* Activity: From the records, report how many lines hold the word "nothing", with the number as the sole reply.

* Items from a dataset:
Start of Block

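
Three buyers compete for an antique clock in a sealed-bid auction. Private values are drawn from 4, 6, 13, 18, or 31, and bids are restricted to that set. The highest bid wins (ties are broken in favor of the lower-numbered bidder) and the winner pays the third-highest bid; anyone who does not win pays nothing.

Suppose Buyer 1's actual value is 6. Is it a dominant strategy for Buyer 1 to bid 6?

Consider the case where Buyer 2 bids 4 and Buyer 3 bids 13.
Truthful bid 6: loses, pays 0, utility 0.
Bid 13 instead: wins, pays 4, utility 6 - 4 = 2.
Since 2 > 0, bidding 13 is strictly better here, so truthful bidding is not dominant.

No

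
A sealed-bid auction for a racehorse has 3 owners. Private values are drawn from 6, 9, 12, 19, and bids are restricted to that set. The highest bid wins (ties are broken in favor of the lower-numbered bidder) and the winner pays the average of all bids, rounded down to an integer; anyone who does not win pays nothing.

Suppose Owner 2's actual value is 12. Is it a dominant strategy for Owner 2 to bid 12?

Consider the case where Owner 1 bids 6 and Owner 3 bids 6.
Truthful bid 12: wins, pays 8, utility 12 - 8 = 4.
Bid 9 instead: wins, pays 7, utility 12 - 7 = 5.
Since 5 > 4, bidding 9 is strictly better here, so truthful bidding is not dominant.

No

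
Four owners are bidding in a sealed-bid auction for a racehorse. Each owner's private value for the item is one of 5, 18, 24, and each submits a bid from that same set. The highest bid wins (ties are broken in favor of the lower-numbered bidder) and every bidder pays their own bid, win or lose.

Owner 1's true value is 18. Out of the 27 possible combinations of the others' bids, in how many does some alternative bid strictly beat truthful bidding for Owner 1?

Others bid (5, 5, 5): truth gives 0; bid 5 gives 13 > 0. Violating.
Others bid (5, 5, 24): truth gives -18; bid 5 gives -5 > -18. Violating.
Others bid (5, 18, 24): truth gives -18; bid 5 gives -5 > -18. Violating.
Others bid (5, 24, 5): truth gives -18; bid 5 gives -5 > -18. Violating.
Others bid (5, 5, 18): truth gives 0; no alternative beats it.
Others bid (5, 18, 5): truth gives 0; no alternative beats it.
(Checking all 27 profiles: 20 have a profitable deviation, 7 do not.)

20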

End of Block

* Task answer: 2